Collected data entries
⟨

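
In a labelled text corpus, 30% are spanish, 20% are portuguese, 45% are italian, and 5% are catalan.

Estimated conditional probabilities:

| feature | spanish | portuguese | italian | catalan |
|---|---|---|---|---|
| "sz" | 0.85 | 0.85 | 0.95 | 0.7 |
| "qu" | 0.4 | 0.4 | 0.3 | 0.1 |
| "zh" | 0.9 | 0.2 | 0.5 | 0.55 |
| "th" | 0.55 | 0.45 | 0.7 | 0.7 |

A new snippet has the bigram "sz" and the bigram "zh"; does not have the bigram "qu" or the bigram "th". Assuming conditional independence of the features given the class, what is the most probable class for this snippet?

spanish: 0.3 × 0.85 × (1−0.4) × 0.9 × (1−0.55) = 0.061965
portuguese: 0.2 × 0.85 × (1−0.4) × 0.2 × (1−0.45) = 0.01122
italian: 0.45 × 0.95 × (1−0.3) × 0.5 × (1−0.7) = 0.0448875
catalan: 0.05 × 0.7 × (1−0.1) × 0.55 × (1−0.7) = 0.0051975
Highest score → spanish.

spanish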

⟩

=== Exercise directions ===
Transcribe every record verbatim.

=== Written answer ===
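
In a labelled text corpus, 30% are spanish, 20% are portuguese, 45% are italian, and 5% are catalan.

Estimated conditional probabilities:

| feature | spanish | portuguese | italian | catalan |
|---|---|---|---|---|
| "sz" | 0.85 | 0.85 | 0.95 | 0.7 |
| "qu" | 0.4 | 0.4 | 0.3 | 0.1 |
| "zh" | 0.9 | 0.2 | 0.5 | 0.55 |
| "th" | 0.55 | 0.45 | 0.7 | 0.7 |

A new snippet has the bigram "sz" and the bigram "zh"; does not have the bigram "qu" or the bigram "th". Assuming conditional independence of the features given the class, what is the most probable class for this snippet?

spanish: 0.3 × 0.85 × (1−0.4) × 0.9 × (1−0.55) = 0.061965
portuguese: 0.2 × 0.85 × (1−0.4) × 0.2 × (1−0.45) = 0.01122
italian: 0.45 × 0.95 × (1−0.3) × 0.5 × (1−0.7) = 0.0448875
catalan: 0.05 × 0.7 × (1−0.1) × 0.55 × (1−0.7) = 0.0051975
Highest score → spanish.

spanish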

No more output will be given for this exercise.